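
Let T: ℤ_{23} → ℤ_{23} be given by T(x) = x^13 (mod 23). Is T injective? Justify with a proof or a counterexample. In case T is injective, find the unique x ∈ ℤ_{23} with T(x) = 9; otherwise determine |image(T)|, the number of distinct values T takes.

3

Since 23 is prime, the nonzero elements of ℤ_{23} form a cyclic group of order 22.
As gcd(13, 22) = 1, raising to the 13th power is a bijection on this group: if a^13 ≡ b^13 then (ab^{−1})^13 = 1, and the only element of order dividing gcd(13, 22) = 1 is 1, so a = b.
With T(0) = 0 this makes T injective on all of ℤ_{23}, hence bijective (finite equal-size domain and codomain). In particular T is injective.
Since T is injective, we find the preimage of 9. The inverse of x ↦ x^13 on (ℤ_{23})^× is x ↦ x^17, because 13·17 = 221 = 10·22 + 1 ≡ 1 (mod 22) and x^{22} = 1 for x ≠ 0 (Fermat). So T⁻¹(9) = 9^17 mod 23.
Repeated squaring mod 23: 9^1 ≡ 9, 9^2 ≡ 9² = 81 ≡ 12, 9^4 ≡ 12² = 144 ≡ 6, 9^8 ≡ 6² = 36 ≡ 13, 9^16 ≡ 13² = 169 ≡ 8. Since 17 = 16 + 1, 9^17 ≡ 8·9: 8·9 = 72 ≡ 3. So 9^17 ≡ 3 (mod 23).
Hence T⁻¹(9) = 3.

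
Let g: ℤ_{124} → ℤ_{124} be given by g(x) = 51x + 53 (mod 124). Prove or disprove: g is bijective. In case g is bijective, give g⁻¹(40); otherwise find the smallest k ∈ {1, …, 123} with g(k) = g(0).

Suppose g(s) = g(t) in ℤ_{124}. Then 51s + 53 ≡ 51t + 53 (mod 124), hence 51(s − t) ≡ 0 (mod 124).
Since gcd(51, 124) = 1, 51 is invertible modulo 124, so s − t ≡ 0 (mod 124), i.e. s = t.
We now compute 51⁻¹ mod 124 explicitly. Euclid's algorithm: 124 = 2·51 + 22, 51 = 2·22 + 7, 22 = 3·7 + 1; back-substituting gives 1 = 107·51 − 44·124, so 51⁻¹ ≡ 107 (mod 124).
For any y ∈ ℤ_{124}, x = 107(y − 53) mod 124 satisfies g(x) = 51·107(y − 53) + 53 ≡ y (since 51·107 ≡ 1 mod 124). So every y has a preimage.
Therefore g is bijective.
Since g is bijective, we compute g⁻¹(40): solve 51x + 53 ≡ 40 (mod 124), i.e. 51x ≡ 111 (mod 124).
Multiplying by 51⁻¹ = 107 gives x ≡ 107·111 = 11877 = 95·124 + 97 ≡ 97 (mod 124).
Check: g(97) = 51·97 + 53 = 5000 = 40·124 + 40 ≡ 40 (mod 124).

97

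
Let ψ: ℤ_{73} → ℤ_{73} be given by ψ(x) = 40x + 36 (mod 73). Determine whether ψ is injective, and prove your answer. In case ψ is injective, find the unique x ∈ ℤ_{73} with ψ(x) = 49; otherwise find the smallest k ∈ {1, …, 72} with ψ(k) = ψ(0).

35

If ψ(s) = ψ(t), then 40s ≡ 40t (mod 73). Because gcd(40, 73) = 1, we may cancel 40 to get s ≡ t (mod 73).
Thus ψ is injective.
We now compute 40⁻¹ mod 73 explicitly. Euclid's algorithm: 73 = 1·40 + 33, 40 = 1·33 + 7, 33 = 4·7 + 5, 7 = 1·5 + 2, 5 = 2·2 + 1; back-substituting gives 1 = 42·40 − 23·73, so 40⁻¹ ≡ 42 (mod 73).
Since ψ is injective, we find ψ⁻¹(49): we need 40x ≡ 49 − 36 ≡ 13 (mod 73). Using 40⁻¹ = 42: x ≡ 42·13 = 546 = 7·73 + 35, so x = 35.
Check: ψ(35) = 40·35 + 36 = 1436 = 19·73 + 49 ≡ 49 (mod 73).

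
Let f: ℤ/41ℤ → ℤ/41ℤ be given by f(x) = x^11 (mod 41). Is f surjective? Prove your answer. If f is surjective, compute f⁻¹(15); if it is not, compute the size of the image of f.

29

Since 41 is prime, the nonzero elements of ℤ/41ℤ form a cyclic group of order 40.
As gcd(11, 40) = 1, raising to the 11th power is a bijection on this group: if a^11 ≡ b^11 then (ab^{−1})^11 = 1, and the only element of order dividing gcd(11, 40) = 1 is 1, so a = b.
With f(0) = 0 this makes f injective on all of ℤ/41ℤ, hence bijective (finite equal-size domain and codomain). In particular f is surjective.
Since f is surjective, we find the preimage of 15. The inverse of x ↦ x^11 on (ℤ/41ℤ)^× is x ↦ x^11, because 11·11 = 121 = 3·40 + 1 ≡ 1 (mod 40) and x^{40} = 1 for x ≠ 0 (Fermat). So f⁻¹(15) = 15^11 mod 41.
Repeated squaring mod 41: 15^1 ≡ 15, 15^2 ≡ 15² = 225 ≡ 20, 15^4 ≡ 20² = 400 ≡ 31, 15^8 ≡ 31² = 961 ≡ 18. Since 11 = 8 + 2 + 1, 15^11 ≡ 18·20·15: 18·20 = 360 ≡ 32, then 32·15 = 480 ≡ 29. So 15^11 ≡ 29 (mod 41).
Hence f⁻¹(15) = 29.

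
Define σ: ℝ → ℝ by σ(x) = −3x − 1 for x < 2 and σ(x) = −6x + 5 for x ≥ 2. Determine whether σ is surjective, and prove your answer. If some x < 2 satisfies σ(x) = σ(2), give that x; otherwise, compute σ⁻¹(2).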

• • • • • • •

■ **DIRECTIONS**: Reproduce the listing above in its entirety, unchanged.

■ **RESPONSE**:
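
Let T: ℤ_{23} → ℤ_{23} be given by T(x) = x^13 (mod 23). Is T injective? Justify with a proof or a counterexample. In case T is injective, find the unique x ∈ ℤ_{23} with T(x) = 9; otherwise determine |image(T)|, the number of distinct values T takes.

3

Since 23 is prime, the nonzero elements of ℤ_{23} form a cyclic group of order 22.
As gcd(13, 22) = 1, raising to the 13th power is a bijection on this group: if a^13 ≡ b^13 then (ab^{−1})^13 = 1, and the only element of order dividing gcd(13, 22) = 1 is 1, so a = b.
With T(0) = 0 this makes T injective on all of ℤ_{23}, hence bijective (finite equal-size domain and codomain). In particular T is injective.
Since T is injective, we find the preimage of 9. The inverse of x ↦ x^13 on (ℤ_{23})^× is x ↦ x^17, because 13·17 = 221 = 10·22 + 1 ≡ 1 (mod 22) and x^{22} = 1 for x ≠ 0 (Fermat). So T⁻¹(9) = 9^17 mod 23.
Repeated squaring mod 23: 9^1 ≡ 9, 9^2 ≡ 9² = 81 ≡ 12, 9^4 ≡ 12² = 144 ≡ 6, 9^8 ≡ 6² = 36 ≡ 13, 9^16 ≡ 13² = 169 ≡ 8. Since 17 = 16 + 1, 9^17 ≡ 8·9: 8·9 = 72 ≡ 3. So 9^17 ≡ 3 (mod 23).
Hence T⁻¹(9) = 3.

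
Let g: ℤ_{124} → ℤ_{124} be given by g(x) = 51x + 53 (mod 124). Prove or disprove: g is bijective. In case g is bijective, give g⁻¹(40); otherwise find the smallest k ∈ {1, …, 123} with g(k) = g(0).

Suppose g(s) = g(t) in ℤ_{124}. Then 51s + 53 ≡ 51t + 53 (mod 124), hence 51(s − t) ≡ 0 (mod 124).
Since gcd(51, 124) = 1, 51 is invertible modulo 124, so s − t ≡ 0 (mod 124), i.e. s = t.
We now compute 51⁻¹ mod 124 explicitly. Euclid's algorithm: 124 = 2·51 + 22, 51 = 2·22 + 7, 22 = 3·7 + 1; back-substituting gives 1 = 107·51 − 44·124, so 51⁻¹ ≡ 107 (mod 124).
For any y ∈ ℤ_{124}, x = 107(y − 53) mod 124 satisfies g(x) = 51·107(y − 53) + 53 ≡ y (since 51·107 ≡ 1 mod 124). So every y has a preimage.
Therefore g is bijective.
Since g is bijective, we compute g⁻¹(40): solve 51x + 53 ≡ 40 (mod 124), i.e. 51x ≡ 111 (mod 124).
Multiplying by 51⁻¹ = 107 gives x ≡ 107·111 = 11877 = 95·124 + 97 ≡ 97 (mod 124).
Check: g(97) = 51·97 + 53 = 5000 = 40·124 + 40 ≡ 40 (mod 124).

97

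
Let ψ: ℤ_{73} → ℤ_{73} be given by ψ(x) = 40x + 36 (mod 73). Determine whether ψ is injective, and prove your answer. In case ψ is injective, find the unique x ∈ ℤ_{73} with ψ(x) = 49; otherwise find the smallest k ∈ {1, …, 72} with ψ(k) = ψ(0).

35

If ψ(s) = ψ(t), then 40s ≡ 40t (mod 73). Because gcd(40, 73) = 1, we may cancel 40 to get s ≡ t (mod 73).
Thus ψ is injective.
We now compute 40⁻¹ mod 73 explicitly. Euclid's algorithm: 73 = 1·40 + 33, 40 = 1·33 + 7, 33 = 4·7 + 5, 7 = 1·5 + 2, 5 = 2·2 + 1; back-substituting gives 1 = 42·40 − 23·73, so 40⁻¹ ≡ 42 (mod 73).
Since ψ is injective, we find ψ⁻¹(49): we need 40x ≡ 49 − 36 ≡ 13 (mod 73). Using 40⁻¹ = 42: x ≡ 42·13 = 546 = 7·73 + 35, so x = 35.
Check: ψ(35) = 40·35 + 36 = 1436 = 19·73 + 49 ≡ 49 (mod 73).

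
Let f: ℤ/41ℤ → ℤ/41ℤ be given by f(x) = x^11 (mod 41). Is f surjective? Prove your answer. If f is surjective, compute f⁻¹(15); if it is not, compute the size of the image of f.

29

Since 41 is prime, the nonzero elements of ℤ/41ℤ form a cyclic group of order 40.
As gcd(11, 40) = 1, raising to the 11th power is a bijection on this group: if a^11 ≡ b^11 then (ab^{−1})^11 = 1, and the only element of order dividing gcd(11, 40) = 1 is 1, so a = b.
With f(0) = 0 this makes f injective on all of ℤ/41ℤ, hence bijective (finite equal-size domain and codomain). In particular f is surjective.
Since f is surjective, we find the preimage of 15. The inverse of x ↦ x^11 on (ℤ/41ℤ)^× is x ↦ x^11, because 11·11 = 121 = 3·40 + 1 ≡ 1 (mod 40) and x^{40} = 1 for x ≠ 0 (Fermat). So f⁻¹(15) = 15^11 mod 41.
Repeated squaring mod 41: 15^1 ≡ 15, 15^2 ≡ 15² = 225 ≡ 20, 15^4 ≡ 20² = 400 ≡ 31, 15^8 ≡ 31² = 961 ≡ 18. Since 11 = 8 + 2 + 1, 15^11 ≡ 18·20·15: 18·20 = 360 ≡ 32, then 32·15 = 480 ≡ 29. So 15^11 ≡ 29 (mod 41).
Hence f⁻¹(15) = 29.

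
Define σ: ℝ → ℝ by σ(x) = −3x − 1 for x < 2 and σ(x) = −6x + 5 for x ≥ 2. Determine whether σ is surjective, and prove your answer. If some x < 2 satisfies σ(x) = σ(2), give that x; otherwise, compute σ⁻¹(2).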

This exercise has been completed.